Instructions for the task
In the records below, the line with "Answer: 41781" opens the range and the line with "Answer: -66004/28515 ≈ -2.3147" closes it; print that range exactly and nothing else.

Data supplied
★ ★ ★
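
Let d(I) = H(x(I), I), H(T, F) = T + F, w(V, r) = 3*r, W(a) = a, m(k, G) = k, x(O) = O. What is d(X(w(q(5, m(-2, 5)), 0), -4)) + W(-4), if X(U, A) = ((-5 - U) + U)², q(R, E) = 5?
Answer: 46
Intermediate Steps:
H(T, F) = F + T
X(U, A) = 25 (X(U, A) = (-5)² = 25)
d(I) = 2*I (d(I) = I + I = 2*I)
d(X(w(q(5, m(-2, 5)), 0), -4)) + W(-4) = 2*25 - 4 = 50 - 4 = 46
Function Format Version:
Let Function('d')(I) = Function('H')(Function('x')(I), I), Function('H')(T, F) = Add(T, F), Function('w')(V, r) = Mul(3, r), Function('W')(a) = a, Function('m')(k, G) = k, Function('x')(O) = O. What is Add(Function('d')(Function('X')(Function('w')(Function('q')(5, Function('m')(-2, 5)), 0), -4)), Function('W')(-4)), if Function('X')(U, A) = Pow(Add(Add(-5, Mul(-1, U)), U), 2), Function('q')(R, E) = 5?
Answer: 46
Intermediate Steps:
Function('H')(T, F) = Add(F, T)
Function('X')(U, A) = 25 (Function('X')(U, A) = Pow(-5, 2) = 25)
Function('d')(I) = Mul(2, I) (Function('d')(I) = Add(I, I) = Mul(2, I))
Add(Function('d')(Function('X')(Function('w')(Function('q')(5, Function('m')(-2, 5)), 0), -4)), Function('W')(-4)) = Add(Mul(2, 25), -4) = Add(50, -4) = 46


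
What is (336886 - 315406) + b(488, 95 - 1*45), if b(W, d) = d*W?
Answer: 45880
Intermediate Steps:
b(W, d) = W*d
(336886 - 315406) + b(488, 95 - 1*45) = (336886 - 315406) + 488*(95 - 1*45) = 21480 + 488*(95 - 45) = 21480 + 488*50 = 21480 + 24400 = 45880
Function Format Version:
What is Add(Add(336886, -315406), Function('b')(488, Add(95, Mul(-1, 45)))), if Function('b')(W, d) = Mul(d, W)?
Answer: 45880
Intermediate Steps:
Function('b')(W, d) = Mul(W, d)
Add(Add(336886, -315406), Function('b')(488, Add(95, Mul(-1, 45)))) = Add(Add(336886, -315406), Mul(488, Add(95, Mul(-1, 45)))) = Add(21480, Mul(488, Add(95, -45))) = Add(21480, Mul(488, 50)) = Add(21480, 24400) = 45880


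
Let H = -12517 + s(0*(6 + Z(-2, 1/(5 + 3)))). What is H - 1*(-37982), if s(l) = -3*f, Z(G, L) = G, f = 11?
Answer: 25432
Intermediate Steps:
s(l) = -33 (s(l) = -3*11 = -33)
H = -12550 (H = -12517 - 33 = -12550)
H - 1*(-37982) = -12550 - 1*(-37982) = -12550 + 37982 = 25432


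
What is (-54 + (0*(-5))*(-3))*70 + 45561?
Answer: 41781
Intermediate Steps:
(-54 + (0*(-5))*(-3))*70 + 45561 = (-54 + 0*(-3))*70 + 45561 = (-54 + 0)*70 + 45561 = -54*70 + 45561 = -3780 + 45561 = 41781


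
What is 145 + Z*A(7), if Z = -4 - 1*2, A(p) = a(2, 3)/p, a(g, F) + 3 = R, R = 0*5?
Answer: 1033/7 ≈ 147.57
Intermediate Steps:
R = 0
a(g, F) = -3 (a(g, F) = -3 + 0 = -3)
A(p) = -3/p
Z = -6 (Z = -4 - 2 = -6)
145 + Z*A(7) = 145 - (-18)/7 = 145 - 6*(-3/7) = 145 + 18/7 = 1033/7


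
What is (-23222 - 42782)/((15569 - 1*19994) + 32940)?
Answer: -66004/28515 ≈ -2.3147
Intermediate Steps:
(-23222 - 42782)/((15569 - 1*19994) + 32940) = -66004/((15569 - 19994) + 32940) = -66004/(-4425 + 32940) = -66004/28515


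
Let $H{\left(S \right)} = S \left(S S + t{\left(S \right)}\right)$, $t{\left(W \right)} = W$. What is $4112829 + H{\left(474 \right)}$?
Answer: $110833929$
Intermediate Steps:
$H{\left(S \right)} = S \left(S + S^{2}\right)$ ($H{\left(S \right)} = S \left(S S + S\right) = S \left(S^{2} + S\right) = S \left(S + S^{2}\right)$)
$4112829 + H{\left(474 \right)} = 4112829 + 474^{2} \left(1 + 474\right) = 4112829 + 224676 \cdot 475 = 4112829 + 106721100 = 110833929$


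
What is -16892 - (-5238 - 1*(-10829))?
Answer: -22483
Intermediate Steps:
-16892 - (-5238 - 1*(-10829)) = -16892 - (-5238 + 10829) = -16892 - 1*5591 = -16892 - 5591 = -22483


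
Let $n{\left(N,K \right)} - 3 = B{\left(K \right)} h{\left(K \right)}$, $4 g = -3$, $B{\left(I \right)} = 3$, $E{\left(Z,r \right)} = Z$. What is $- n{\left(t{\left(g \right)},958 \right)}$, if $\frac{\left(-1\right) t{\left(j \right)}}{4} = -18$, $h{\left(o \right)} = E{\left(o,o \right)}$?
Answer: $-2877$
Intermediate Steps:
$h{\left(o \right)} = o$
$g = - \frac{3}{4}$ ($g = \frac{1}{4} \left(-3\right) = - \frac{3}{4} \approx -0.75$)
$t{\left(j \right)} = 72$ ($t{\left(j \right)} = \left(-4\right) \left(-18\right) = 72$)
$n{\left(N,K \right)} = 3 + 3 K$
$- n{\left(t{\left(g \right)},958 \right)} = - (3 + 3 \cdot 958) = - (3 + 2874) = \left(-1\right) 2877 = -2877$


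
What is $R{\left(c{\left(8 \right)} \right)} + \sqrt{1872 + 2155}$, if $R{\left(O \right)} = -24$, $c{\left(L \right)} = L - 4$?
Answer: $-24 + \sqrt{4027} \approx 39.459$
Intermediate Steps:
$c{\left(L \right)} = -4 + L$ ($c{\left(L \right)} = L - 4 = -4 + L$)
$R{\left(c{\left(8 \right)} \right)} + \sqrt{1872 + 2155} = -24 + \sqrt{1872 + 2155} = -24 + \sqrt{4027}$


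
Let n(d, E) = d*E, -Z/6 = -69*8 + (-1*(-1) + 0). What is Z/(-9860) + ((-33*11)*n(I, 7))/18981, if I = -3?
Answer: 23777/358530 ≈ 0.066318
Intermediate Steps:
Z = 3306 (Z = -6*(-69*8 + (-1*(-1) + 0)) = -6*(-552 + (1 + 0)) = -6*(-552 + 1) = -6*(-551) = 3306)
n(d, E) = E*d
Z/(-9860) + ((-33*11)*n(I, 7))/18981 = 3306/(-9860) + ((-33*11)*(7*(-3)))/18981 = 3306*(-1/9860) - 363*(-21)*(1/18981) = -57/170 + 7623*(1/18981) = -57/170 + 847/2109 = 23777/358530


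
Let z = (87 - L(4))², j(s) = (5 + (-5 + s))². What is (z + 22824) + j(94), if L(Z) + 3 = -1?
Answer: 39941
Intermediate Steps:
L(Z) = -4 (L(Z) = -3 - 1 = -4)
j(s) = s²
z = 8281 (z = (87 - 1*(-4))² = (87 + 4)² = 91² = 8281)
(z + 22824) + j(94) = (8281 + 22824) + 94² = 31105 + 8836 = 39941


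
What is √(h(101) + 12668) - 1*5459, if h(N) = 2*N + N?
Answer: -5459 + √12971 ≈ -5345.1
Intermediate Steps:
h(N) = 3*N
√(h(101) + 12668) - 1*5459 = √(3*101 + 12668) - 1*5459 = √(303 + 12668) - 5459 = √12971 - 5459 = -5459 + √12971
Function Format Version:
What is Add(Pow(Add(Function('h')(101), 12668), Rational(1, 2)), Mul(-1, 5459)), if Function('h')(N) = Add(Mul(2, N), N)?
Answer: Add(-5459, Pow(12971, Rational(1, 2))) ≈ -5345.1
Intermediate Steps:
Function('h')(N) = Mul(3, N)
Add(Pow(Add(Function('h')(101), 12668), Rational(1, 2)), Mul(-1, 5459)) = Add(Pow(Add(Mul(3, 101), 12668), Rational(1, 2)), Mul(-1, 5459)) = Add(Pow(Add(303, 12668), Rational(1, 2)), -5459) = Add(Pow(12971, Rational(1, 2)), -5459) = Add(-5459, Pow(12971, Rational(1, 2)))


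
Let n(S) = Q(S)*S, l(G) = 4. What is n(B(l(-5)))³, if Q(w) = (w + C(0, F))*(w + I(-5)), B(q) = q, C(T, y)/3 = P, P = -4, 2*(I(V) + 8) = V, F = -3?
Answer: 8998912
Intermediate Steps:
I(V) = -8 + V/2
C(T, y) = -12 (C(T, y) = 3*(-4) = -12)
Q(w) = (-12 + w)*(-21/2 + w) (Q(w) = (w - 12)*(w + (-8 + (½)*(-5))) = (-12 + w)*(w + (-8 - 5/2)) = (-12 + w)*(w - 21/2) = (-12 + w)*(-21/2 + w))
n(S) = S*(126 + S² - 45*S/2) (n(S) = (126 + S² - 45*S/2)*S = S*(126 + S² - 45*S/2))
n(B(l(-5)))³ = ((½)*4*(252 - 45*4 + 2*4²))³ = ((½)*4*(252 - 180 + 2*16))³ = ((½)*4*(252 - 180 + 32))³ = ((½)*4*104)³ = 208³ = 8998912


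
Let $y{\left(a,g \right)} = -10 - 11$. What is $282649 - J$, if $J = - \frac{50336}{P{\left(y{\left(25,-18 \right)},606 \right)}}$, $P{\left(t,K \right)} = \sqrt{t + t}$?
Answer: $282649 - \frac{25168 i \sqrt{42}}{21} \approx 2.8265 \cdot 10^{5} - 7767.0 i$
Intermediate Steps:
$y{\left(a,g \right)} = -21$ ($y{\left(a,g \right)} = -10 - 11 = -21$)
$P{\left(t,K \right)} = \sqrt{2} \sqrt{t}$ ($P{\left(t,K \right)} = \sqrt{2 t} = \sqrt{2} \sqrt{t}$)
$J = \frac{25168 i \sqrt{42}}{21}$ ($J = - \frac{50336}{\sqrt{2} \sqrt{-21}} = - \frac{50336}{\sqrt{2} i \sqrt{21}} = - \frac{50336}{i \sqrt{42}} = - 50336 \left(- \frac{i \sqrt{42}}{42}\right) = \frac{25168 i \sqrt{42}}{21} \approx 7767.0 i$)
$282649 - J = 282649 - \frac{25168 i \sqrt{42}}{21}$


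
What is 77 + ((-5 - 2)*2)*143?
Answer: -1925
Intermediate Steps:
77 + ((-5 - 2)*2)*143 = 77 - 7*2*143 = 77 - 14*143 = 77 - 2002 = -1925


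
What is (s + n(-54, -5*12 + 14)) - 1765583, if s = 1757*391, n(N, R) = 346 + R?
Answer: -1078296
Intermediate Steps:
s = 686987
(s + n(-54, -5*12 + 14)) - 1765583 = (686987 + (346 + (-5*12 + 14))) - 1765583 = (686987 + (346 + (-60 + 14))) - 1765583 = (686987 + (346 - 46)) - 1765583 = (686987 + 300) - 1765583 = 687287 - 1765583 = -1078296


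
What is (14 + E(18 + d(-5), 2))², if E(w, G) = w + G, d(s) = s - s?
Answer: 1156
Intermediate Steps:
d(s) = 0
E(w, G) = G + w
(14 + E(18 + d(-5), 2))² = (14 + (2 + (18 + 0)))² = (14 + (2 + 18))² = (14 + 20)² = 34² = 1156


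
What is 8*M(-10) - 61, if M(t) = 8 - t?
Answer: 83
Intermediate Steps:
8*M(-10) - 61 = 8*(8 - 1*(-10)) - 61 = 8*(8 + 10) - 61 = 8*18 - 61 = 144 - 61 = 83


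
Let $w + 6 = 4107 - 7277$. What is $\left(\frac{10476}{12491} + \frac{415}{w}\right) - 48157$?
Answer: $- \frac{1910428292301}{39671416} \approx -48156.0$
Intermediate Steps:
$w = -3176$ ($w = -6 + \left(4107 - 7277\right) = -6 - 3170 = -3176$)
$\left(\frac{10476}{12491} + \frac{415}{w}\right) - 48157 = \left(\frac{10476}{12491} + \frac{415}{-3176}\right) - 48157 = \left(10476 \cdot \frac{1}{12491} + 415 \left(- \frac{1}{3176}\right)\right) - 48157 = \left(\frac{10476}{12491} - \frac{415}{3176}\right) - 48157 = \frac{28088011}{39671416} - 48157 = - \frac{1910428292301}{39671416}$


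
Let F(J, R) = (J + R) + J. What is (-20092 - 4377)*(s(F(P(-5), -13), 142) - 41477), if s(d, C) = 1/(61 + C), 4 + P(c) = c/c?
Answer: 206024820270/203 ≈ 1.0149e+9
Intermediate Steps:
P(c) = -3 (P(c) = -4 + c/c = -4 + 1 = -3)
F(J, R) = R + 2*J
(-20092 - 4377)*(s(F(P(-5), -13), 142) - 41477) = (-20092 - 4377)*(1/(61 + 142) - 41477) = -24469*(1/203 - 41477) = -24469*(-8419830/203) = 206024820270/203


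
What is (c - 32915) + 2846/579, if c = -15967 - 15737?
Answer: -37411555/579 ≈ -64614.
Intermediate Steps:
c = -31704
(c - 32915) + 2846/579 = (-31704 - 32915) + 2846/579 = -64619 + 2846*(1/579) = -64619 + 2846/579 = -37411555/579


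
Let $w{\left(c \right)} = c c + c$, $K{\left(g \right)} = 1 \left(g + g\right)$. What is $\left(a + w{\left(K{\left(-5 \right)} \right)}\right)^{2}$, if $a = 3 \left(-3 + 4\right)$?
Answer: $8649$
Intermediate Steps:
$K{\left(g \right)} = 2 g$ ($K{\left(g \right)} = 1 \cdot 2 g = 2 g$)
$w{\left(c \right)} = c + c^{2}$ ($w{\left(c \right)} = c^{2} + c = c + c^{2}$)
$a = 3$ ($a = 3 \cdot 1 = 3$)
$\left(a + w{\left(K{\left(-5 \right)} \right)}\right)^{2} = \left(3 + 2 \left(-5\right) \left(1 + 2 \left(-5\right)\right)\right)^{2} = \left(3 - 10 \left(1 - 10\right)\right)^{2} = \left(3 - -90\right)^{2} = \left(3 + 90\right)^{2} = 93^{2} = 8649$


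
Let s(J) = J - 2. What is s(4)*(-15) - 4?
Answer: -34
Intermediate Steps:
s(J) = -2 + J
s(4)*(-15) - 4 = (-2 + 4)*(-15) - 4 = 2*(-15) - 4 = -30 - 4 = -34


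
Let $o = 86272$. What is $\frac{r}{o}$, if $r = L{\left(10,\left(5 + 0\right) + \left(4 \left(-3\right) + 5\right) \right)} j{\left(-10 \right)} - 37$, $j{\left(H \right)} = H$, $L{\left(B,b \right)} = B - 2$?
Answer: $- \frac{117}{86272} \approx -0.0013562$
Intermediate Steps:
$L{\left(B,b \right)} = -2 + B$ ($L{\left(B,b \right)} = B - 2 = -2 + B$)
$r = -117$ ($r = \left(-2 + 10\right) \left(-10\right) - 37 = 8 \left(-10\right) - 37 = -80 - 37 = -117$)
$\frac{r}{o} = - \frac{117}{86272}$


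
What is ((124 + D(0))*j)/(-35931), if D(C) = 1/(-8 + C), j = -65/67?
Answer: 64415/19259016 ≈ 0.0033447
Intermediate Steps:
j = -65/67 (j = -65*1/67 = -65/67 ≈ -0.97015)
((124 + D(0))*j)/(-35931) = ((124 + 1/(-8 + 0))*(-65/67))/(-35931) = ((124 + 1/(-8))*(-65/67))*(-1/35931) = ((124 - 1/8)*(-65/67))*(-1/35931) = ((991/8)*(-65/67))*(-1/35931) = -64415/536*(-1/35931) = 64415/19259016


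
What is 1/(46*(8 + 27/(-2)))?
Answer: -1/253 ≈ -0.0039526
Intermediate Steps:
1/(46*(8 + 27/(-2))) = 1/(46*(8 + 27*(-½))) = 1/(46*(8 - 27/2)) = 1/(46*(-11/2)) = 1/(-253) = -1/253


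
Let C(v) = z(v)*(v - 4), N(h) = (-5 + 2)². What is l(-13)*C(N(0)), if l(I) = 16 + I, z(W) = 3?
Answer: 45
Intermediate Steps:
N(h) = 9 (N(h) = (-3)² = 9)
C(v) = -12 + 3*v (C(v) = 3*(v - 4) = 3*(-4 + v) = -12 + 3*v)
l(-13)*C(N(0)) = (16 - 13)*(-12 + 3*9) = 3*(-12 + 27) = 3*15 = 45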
★ ★ ★
Written reply
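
Answer: 41781
Intermediate Steps:
(-54 + (0*(-5))*(-3))*70 + 45561 = (-54 + 0*(-3))*70 + 45561 = (-54 + 0)*70 + 45561 = -54*70 + 45561 = -3780 + 45561 = 41781


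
What is 145 + Z*A(7), if Z = -4 - 1*2, A(p) = a(2, 3)/p, a(g, F) + 3 = R, R = 0*5?
Answer: 1033/7 ≈ 147.57
Intermediate Steps:
R = 0
a(g, F) = -3 (a(g, F) = -3 + 0 = -3)
A(p) = -3/p
Z = -6 (Z = -4 - 2 = -6)
145 + Z*A(7) = 145 - (-18)/7 = 145 - 6*(-3/7) = 145 + 18/7 = 1033/7


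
What is (-23222 - 42782)/((15569 - 1*19994) + 32940)?
Answer: -66004/28515 ≈ -2.3147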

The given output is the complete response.